(Stored items)

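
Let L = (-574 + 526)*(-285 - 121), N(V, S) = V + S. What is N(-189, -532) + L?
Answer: 18767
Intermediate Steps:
N(V, S) = S + V
L = 19488 (L = -48*(-406) = 19488)
N(-189, -532) + L = (-532 - 189) + 19488 = -721 + 19488 = 18767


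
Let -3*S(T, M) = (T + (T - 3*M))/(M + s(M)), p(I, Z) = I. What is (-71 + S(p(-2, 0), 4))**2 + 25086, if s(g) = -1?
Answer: 2420095/81 ≈ 29878.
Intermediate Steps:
S(T, M) = -(-3*M + 2*T)/(3*(-1 + M)) (S(T, M) = -(T + (T - 3*M))/(3*(M - 1)) = -(-3*M + 2*T)/(3*(-1 + M)))
(-71 + S(p(-2, 0), 4))**2 + 25086 = (-71 + (4 - 2/3*(-2))/(-1 + 4))**2 + 25086 = (-71 + (4 + 4/3)/3)**2 + 25086 = (-71 + (1/3)*(16/3))**2 + 25086 = (-71 + 16/9)**2 + 25086 = (-623/9)**2 + 25086 = 388129/81 + 25086 = 2420095/81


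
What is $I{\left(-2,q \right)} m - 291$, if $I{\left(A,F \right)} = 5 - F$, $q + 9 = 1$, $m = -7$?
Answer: $-382$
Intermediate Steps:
$q = -8$ ($q = -9 + 1 = -8$)
$I{\left(-2,q \right)} m - 291 = \left(5 - -8\right) \left(-7\right) - 291 = \left(5 + 8\right) \left(-7\right) - 291 = 13 \left(-7\right) - 291 = -91 - 291 = -382$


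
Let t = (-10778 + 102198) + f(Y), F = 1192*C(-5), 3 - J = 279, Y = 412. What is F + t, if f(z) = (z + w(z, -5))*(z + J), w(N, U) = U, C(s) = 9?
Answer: 157500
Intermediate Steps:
J = -276 (J = 3 - 1*279 = 3 - 279 = -276)
f(z) = (-276 + z)*(-5 + z) (f(z) = (z - 5)*(z - 276) = (-5 + z)*(-276 + z) = (-276 + z)*(-5 + z))
F = 10728 (F = 1192*9 = 10728)
t = 146772 (t = (-10778 + 102198) + (1380 + 412² - 281*412) = 91420 + (1380 + 169744 - 115772) = 91420 + 55352 = 146772)
F + t = 10728 + 146772 = 157500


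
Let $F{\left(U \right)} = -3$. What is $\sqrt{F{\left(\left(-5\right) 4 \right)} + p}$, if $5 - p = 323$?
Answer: $i \sqrt{321} \approx 17.916 i$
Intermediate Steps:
$p = -318$ ($p = 5 - 323 = -318$)
$\sqrt{F{\left(\left(-5\right) 4 \right)} + p} = \sqrt{-3 - 318} = \sqrt{-321} = i \sqrt{321}$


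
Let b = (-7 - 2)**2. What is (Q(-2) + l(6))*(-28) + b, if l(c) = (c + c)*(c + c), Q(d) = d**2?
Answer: -4063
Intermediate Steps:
b = 81 (b = (-9)**2 = 81)
l(c) = 4*c**2 (l(c) = (2*c)*(2*c) = 4*c**2)
(Q(-2) + l(6))*(-28) + b = ((-2)**2 + 4*6**2)*(-28) + 81 = (4 + 4*36)*(-28) + 81 = (4 + 144)*(-28) + 81 = 148*(-28) + 81 = -4144 + 81 = -4063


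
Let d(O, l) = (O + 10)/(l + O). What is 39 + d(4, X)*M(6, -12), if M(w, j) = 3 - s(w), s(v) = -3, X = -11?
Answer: 27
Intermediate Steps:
d(O, l) = (10 + O)/(O + l)
M(w, j) = 6 (M(w, j) = 3 - 1*(-3) = 3 + 3 = 6)
39 + d(4, X)*M(6, -12) = 39 + ((10 + 4)/(4 - 11))*6 = 39 + (14/(-7))*6 = 39 - ⅐*14*6 = 39 - 2*6 = 39 - 12 = 27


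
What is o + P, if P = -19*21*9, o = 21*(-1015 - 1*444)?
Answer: -34230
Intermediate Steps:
o = -30639 (o = 21*(-1015 - 444) = 21*(-1459) = -30639)
P = -3591 (P = -399*9 = -3591)
o + P = -30639 - 3591 = -34230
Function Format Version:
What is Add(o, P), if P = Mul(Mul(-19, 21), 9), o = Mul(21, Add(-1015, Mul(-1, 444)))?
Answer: -34230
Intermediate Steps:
o = -30639 (o = Mul(21, Add(-1015, -444)) = Mul(21, -1459) = -30639)
P = -3591 (P = Mul(-399, 9) = -3591)
Add(o, P) = Add(-30639, -3591) = -34230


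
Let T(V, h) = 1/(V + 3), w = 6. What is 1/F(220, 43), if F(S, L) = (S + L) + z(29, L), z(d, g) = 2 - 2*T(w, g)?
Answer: 9/2383 ≈ 0.0037768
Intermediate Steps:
T(V, h) = 1/(3 + V)
z(d, g) = 16/9 (z(d, g) = 2 - 2/(3 + 6) = 2 - 2/9 = 16/9)
F(S, L) = 16/9 + L + S (F(S, L) = (S + L) + 16/9 = (L + S) + 16/9 = 16/9 + L + S)
1/F(220, 43) = 1/(16/9 + 43 + 220) = 1/(2383/9) = 9/2383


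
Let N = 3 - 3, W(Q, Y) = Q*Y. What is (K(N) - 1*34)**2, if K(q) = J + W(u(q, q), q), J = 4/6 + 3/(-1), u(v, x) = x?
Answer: 11881/9 ≈ 1320.1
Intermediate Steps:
J = -7/3 (J = 4*(1/6) + 3*(-1) = 2/3 - 3 = -7/3 ≈ -2.3333)
N = 0
K(q) = -7/3 + q**2 (K(q) = -7/3 + q*q = -7/3 + q**2)
(K(N) - 1*34)**2 = ((-7/3 + 0**2) - 1*34)**2 = ((-7/3 + 0) - 34)**2 = (-7/3 - 34)**2 = (-109/3)**2 = 11881/9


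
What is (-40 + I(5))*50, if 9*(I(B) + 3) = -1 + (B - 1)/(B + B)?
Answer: -6460/3 ≈ -2153.3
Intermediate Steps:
I(B) = -28/9 + (-1 + B)/(18*B) (I(B) = -3 + (-1 + (B - 1)/(B + B))/9 = -3 + (-1 + (-1 + B)/((2*B)))/9 = -3 + (-1 + (-1 + B)*(1/(2*B)))/9 = -3 + (-1 + (-1 + B)/(2*B))/9 = -3 + (-1/9 + (-1 + B)/(18*B)) = -28/9 + (-1 + B)/(18*B))
(-40 + I(5))*50 = (-40 + (1/18)*(-1 - 55*5)/5)*50 = (-40 + (1/18)*(1/5)*(-1 - 275))*50 = (-40 + (1/18)*(1/5)*(-276))*50 = (-40 - 46/15)*50 = -646/15*50 = -6460/3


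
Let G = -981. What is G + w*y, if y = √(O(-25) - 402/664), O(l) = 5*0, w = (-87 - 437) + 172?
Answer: -981 - 176*I*√16683/83 ≈ -981.0 - 273.89*I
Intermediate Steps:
w = -352 (w = -524 + 172 = -352)
O(l) = 0
y = I*√16683/166 (y = √(0 - 402/664) = √(0 - 402*1/664) = √(0 - 201/332) = √(-201/332) = I*√16683/166 ≈ 0.77809*I)
G + w*y = -981 - 176*I*√16683/83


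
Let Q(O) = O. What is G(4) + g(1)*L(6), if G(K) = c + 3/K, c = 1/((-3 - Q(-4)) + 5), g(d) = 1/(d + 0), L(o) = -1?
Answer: -1/12 ≈ -0.083333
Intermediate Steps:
g(d) = 1/d
c = 1/6 (c = 1/((-3 - 1*(-4)) + 5) = 1/((-3 + 4) + 5) = 1/(1 + 5) = 1/6 ≈ 0.16667)
G(K) = 1/6 + 3/K
G(4) + g(1)*L(6) = (1/6)*(18 + 4)/4 - 1/1 = (1/6)*(1/4)*22 + 1*(-1) = 11/12 - 1 = -1/12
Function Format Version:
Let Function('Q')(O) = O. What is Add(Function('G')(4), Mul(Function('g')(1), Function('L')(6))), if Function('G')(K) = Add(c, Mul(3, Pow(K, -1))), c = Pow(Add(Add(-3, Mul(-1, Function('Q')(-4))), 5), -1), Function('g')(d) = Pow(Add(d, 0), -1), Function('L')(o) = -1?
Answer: Rational(-1, 12) ≈ -0.083333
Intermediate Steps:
Function('g')(d) = Pow(d, -1)
c = Rational(1, 6) (c = Pow(Add(Add(-3, Mul(-1, -4)), 5), -1) = Pow(Add(Add(-3, 4), 5), -1) = Pow(Add(1, 5), -1) = Pow(6, -1) = Rational(1, 6) ≈ 0.16667)
Function('G')(K) = Add(Rational(1, 6), Mul(3, Pow(K, -1)))
Add(Function('G')(4), Mul(Function('g')(1), Function('L')(6))) = Add(Mul(Rational(1, 6), Pow(4, -1), Add(18, 4)), Mul(Pow(1, -1), -1)) = Add(Mul(Rational(1, 6), Rational(1, 4), 22), Mul(1, -1)) = Add(Rational(11, 12), -1) = Rational(-1, 12)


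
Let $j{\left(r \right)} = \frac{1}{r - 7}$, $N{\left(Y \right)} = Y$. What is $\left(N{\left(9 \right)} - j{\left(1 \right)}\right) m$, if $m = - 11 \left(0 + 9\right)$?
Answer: $- \frac{1815}{2} \approx -907.5$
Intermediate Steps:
$m = -99$ ($m = \left(-11\right) 9 = -99$)
$j{\left(r \right)} = \frac{1}{-7 + r}$
$\left(N{\left(9 \right)} - j{\left(1 \right)}\right) m = \left(9 - \frac{1}{-7 + 1}\right) \left(-99\right) = \left(9 - \frac{1}{-6}\right) \left(-99\right) = \left(9 - - \frac{1}{6}\right) \left(-99\right) = \left(9 + \frac{1}{6}\right) \left(-99\right) = \frac{55}{6} \left(-99\right) = - \frac{1815}{2}$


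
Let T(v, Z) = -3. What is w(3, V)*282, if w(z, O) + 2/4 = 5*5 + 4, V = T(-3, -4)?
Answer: 8037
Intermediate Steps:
V = -3
w(z, O) = 57/2 (w(z, O) = -1/2 + (5*5 + 4) = -1/2 + (25 + 4) = -1/2 + 29 = 57/2)
w(3, V)*282 = (57/2)*282 = 8037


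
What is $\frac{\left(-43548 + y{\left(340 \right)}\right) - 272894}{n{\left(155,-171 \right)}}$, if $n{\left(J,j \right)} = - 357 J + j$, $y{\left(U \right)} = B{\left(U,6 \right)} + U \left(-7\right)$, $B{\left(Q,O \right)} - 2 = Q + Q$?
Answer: $\frac{159070}{27753} \approx 5.7316$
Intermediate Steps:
$B{\left(Q,O \right)} = 2 + 2 Q$ ($B{\left(Q,O \right)} = 2 + \left(Q + Q\right) = 2 + 2 Q$)
$y{\left(U \right)} = 2 - 5 U$ ($y{\left(U \right)} = \left(2 + 2 U\right) + U \left(-7\right) = \left(2 + 2 U\right) - 7 U = 2 - 5 U$)
$n{\left(J,j \right)} = j - 357 J$
$\frac{\left(-43548 + y{\left(340 \right)}\right) - 272894}{n{\left(155,-171 \right)}} = \frac{\left(-43548 + \left(2 - 1700\right)\right) - 272894}{-171 - 55335} = \frac{\left(-43548 - 1698\right) - 272894}{-55506} = \left(-45246 - 272894\right) \left(- \frac{1}{55506}\right) = \left(-318140\right) \left(- \frac{1}{55506}\right) = \frac{159070}{27753}$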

WHAT YOU NEED TO DO =
Please copy exactly the lines from the first line of the records above through the line containing "Answer: 157500", including both, and nothing more.

RESPONSE BELOW =
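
Let L = (-574 + 526)*(-285 - 121), N(V, S) = V + S. What is N(-189, -532) + L?
Answer: 18767
Intermediate Steps:
N(V, S) = S + V
L = 19488 (L = -48*(-406) = 19488)
N(-189, -532) + L = (-532 - 189) + 19488 = -721 + 19488 = 18767


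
Let -3*S(T, M) = (T + (T - 3*M))/(M + s(M)), p(I, Z) = I. What is (-71 + S(p(-2, 0), 4))**2 + 25086, if s(g) = -1?
Answer: 2420095/81 ≈ 29878.
Intermediate Steps:
S(T, M) = -(-3*M + 2*T)/(3*(-1 + M)) (S(T, M) = -(T + (T - 3*M))/(3*(M - 1)) = -(-3*M + 2*T)/(3*(-1 + M)))
(-71 + S(p(-2, 0), 4))**2 + 25086 = (-71 + (4 - 2/3*(-2))/(-1 + 4))**2 + 25086 = (-71 + (4 + 4/3)/3)**2 + 25086 = (-71 + (1/3)*(16/3))**2 + 25086 = (-71 + 16/9)**2 + 25086 = (-623/9)**2 + 25086 = 388129/81 + 25086 = 2420095/81


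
What is $I{\left(-2,q \right)} m - 291$, if $I{\left(A,F \right)} = 5 - F$, $q + 9 = 1$, $m = -7$?
Answer: $-382$
Intermediate Steps:
$q = -8$ ($q = -9 + 1 = -8$)
$I{\left(-2,q \right)} m - 291 = \left(5 - -8\right) \left(-7\right) - 291 = \left(5 + 8\right) \left(-7\right) - 291 = 13 \left(-7\right) - 291 = -91 - 291 = -382$


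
Let t = (-10778 + 102198) + f(Y), F = 1192*C(-5), 3 - J = 279, Y = 412. What is F + t, if f(z) = (z + w(z, -5))*(z + J), w(N, U) = U, C(s) = 9?
Answer: 157500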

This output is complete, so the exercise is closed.